Directions for this task - Beginning with the opening line, set down each line of the material below exactly, stopping once the line with "P8 holds (0, 2, 1)" is done.
-- Input records follows --
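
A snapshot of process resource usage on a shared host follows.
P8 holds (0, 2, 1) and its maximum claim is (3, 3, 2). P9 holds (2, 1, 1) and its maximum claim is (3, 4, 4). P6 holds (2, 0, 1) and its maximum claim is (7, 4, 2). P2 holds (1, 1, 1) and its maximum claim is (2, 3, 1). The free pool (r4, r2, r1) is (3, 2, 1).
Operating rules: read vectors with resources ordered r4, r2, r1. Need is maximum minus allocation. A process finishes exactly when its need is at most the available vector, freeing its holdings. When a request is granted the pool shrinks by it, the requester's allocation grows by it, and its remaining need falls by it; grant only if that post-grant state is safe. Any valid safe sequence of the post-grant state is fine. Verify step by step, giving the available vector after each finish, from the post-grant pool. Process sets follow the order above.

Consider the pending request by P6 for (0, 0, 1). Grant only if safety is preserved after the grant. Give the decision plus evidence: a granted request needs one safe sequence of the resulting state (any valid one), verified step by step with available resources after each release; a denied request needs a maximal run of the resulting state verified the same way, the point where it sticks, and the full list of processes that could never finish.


DENY — the pretend-granted state is unsafe.
Key observation: after P2, P8 the pool peaks at (4, 5, 2), and each blocked process is short somewhere: P9 on r1; P6 on r4.
On the post-grant state, P2, P8 is a maximal run — nothing extends it. Walking it through:
  pool = (3, 2, 0)
  run P2 (needs (1, 2, 0), free (3, 2, 0)); after release of (1, 1, 1) the pool is (4, 3, 1)
  run P8 (needs (3, 1, 1), free (4, 3, 1)); after release of (0, 2, 1) the pool is (4, 5, 2)
  blocked: P9 wants (1, 3, 3), pool (4, 5, 2) — not enough r1
  blocked: P6 wants (5, 4, 0), pool (4, 5, 2) — not enough r4
Processes that could never finish after the grant: P9 and P6.


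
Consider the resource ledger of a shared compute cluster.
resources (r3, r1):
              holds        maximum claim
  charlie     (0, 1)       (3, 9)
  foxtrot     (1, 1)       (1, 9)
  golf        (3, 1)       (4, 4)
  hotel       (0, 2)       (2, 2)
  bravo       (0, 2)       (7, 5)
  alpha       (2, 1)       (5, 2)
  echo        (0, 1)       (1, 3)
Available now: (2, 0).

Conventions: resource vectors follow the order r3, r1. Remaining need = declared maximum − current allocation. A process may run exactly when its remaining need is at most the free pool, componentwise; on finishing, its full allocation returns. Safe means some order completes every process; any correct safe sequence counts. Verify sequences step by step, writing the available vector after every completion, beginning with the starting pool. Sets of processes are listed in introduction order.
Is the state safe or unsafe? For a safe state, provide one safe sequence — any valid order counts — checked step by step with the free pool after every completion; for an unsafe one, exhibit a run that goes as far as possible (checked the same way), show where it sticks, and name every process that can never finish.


The state is UNSAFE.
Key observation: even finishing hotel, echo, golf, alpha, bravo leaves just (7, 7) free — too little r1 for any of the remaining processes.
Going as far as possible: hotel, echo, golf, alpha, bravo; after that, nothing fits. Walking it through:
  pool = (2, 0)
  hotel: need (2, 0) fits (2, 0); releases (0, 2), pool now (2, 2)
  echo: need (1, 2) fits (2, 2); releases (0, 1), pool now (2, 3)
  golf: need (1, 3) fits (2, 3); releases (3, 1), pool now (5, 4)
  alpha: need (3, 1) fits (5, 4); releases (2, 1), pool now (7, 5)
  bravo: need (7, 3) fits (7, 5); releases (0, 2), pool now (7, 7)
  blocked: charlie wants (3, 8), pool (7, 7) — not enough r1
  blocked: foxtrot wants (0, 8), pool (7, 7) — not enough r1
Permanently blocked: charlie and foxtrot.


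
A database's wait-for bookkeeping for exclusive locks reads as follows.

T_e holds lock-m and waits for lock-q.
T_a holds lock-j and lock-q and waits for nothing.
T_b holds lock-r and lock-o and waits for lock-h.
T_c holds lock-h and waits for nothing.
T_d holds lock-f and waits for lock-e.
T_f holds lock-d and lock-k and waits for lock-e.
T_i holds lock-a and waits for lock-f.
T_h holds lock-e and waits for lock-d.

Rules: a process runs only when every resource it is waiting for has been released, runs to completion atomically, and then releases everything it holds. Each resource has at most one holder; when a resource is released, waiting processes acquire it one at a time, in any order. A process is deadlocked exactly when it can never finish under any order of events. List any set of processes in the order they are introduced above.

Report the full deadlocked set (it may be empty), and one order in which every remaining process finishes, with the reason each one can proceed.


The deadlocked set is T_d, T_f, T_i and T_h.
Key observation: the wait chain closes on itself along T_h -> T_f -> T_h; T_d and T_i wait into the deadlock from upstream.
One completion order for the rest: T_c, T_b, T_a, T_e.
Check, step by step:
  T_c waits on nothing -> runs at once and releases lock-h
  T_b: everything it awaited (lock-h) is free; runs, freeing lock-r and lock-o
  T_a waits on nothing -> runs at once and releases lock-j and lock-q
  T_e: everything it awaited (lock-q) is free; runs, freeing lock-m


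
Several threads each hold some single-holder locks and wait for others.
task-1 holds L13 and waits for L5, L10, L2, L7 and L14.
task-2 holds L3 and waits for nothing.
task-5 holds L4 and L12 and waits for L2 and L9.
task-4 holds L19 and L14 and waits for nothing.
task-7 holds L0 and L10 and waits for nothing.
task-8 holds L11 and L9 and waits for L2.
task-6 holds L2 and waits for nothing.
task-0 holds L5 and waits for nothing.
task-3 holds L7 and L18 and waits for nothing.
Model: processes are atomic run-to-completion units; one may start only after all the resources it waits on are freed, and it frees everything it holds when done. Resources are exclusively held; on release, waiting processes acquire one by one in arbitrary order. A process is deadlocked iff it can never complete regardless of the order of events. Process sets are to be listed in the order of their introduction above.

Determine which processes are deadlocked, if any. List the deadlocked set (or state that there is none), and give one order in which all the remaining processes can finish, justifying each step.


Nothing here is deadlocked.
Key observation: the wait graph is acyclic; completion cascades from the unblocked processes through everyone else.
The rest can finish in the order task-3, task-6, task-8, task-7, task-5, task-4, task-0, task-1, task-2.
Step-by-step check:
  run task-3 (it waits on nothing); releases L7 and L18
  run task-6 (it waits on nothing); releases L2
  run task-8 (all its waits — L2 — are resolved); releases L11 and L9
  run task-7 (it waits on nothing); releases L0 and L10
  run task-5 (all its waits — L2 and L9 — are resolved); releases L4 and L12
  run task-4 (it waits on nothing); releases L19 and L14
  run task-0 (it waits on nothing); releases L5
  run task-1 (all its waits — L5, L10, L2, L7 and L14 — are resolved); releases L13
  run task-2 (it waits on nothing); releases L3


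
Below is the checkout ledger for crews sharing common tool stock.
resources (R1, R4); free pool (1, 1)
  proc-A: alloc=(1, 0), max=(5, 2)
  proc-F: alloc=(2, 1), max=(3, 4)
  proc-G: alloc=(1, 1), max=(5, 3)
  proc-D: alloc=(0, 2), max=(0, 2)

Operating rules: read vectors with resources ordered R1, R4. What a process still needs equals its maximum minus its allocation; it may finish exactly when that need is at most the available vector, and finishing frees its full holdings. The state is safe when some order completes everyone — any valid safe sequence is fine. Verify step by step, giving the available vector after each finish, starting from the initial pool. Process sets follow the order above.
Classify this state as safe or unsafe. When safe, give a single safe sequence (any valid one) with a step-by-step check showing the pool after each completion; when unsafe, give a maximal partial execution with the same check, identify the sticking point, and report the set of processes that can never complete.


The state is UNSAFE.
Key observation: proc-D, proc-F can finish, but then (3, 4) is all there is, and the blocked group's R1 demands exceed it.
A maximal execution: proc-D, proc-F — then nothing else fits. Step-by-step check:
  pool = (1, 1)
  run proc-D (needs (0, 0), free (1, 1)); after release of (0, 2) the pool is (1, 3)
  run proc-F (needs (1, 3), free (1, 3)); after release of (2, 1) the pool is (3, 4)
  proc-A still needs (4, 2) but only (3, 4) is free — short on R1
  proc-G still needs (4, 2) but only (3, 4) is free — short on R1
Permanently blocked: proc-A and proc-G.


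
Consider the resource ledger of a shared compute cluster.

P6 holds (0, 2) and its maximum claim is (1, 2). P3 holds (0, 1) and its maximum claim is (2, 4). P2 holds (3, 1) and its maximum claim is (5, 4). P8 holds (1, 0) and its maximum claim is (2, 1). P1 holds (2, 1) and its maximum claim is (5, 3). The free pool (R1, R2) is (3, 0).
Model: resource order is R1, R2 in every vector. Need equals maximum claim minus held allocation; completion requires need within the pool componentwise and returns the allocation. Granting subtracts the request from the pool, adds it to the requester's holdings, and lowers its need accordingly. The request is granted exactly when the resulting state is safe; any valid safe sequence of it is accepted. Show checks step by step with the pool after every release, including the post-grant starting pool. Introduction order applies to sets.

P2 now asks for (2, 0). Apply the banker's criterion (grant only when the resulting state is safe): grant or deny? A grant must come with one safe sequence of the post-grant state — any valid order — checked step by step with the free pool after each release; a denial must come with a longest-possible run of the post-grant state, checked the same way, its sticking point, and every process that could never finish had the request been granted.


DENY: after the grant no complete ordering would exist.
Key observation: after P6, P8 the pool peaks at (2, 2), and each blocked process is short somewhere: P3 on R2; P2 on R2; P1 on R1.
On the post-grant state, P6, P8 is a maximal run — nothing extends it. Verifying each step:
  pool = (1, 0)
  run P6 (needs (1, 0), free (1, 0)); after release of (0, 2) the pool is (1, 2)
  run P8 (needs (1, 1), free (1, 2)); after release of (1, 0) the pool is (2, 2)
  blocked: P3 wants (2, 3), pool (2, 2) — not enough R2
  blocked: P2 wants (0, 3), pool (2, 2) — not enough R2
  blocked: P1 wants (3, 2), pool (2, 2) — not enough R1
Had the request been granted, P3, P2 and P1 could never finish.


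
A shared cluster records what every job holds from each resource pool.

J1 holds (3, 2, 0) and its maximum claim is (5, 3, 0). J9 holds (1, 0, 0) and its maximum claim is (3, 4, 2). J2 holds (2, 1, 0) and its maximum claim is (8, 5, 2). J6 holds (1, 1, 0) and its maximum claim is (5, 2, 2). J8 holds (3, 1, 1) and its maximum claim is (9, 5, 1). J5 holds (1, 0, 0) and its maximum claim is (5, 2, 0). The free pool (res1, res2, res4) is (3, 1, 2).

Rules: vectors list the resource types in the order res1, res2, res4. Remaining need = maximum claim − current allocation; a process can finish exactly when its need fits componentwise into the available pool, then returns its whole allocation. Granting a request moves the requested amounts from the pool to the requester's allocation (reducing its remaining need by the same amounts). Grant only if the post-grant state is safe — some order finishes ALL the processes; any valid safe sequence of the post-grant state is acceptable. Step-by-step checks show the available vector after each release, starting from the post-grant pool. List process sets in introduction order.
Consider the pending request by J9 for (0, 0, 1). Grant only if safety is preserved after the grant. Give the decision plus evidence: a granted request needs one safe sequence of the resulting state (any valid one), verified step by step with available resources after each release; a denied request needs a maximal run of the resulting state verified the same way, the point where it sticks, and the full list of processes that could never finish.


DENY: after the grant no complete ordering would exist.
Key observation: after J1, J5 the pool peaks at (7, 3, 1), and each blocked process is short somewhere: J9 on res2; J2 on res2, res4; J6 on res4; J8 on res2.
Pretend the grant happened; the run J1, J5 goes as far as possible. Walking it through:
  pool = (3, 1, 1)
  run J1 (needs (2, 1, 0), free (3, 1, 1)); after release of (3, 2, 0) the pool is (6, 3, 1)
  run J5 (needs (4, 2, 0), free (6, 3, 1)); after release of (1, 0, 0) the pool is (7, 3, 1)
  J9 cannot run: need (2, 4, 1) vs free (7, 3, 1) (insufficient res2)
  J2 cannot run: need (6, 4, 2) vs free (7, 3, 1) (insufficient res2 and res4)
  J6 cannot run: need (4, 1, 2) vs free (7, 3, 1) (insufficient res4)
  J8 cannot run: need (6, 4, 0) vs free (7, 3, 1) (insufficient res2)
Had the request been granted, J9, J2, J6 and J8 could never finish.


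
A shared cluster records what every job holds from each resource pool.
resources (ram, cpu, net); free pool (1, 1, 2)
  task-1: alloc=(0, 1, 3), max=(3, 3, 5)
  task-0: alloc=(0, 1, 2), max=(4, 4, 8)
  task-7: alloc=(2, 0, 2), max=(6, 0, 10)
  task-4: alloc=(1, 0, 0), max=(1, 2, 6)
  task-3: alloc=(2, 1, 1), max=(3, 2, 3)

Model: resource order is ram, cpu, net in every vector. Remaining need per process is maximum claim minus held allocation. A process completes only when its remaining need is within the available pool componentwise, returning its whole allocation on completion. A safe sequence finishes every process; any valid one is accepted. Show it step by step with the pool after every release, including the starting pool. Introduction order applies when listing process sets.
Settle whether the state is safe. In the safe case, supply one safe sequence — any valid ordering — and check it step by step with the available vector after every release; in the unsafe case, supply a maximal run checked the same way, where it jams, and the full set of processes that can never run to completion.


SAFE, for example via the order task-3, task-1, task-4, task-0, task-7.
Key observation: task-3 is the earliest step where a requested resource binds exactly: need (1, 1, 2), pool (1, 1, 2) at its turn.
Step-by-step check:
  pool = (1, 1, 2)
  task-3 needs (1, 1, 2) <= (1, 1, 2) -> finishes; pool += (2, 1, 1) = (3, 2, 3)
  task-1 needs (3, 2, 2) <= (3, 2, 3) -> finishes; pool += (0, 1, 3) = (3, 3, 6)
  task-4 needs (0, 2, 6) <= (3, 3, 6) -> finishes; pool += (1, 0, 0) = (4, 3, 6)
  task-0 needs (4, 3, 6) <= (4, 3, 6) -> finishes; pool += (0, 1, 2) = (4, 4, 8)
  task-7 needs (4, 0, 8) <= (4, 4, 8) -> finishes; pool += (2, 0, 2) = (6, 4, 10)


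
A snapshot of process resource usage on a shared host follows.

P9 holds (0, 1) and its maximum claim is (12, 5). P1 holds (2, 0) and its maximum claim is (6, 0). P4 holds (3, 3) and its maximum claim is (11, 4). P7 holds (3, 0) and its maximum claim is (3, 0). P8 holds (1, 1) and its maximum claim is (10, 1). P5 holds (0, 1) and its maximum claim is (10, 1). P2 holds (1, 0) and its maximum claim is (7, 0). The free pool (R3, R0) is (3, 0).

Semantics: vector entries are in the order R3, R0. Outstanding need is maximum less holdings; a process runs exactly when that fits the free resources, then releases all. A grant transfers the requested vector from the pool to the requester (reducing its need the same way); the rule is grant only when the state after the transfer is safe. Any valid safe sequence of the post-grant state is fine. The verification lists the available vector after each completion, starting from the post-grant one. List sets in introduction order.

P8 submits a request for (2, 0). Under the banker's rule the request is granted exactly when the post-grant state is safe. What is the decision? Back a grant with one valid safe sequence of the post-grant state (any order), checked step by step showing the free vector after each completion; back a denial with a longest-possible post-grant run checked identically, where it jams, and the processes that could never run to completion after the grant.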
-- Input records concluded --
Task output -
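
A snapshot of process resource usage on a shared host follows.
P8 holds (0, 2, 1) and its maximum claim is (3, 3, 2). P9 holds (2, 1, 1) and its maximum claim is (3, 4, 4). P6 holds (2, 0, 1) and its maximum claim is (7, 4, 2). P2 holds (1, 1, 1) and its maximum claim is (2, 3, 1). The free pool (r4, r2, r1) is (3, 2, 1).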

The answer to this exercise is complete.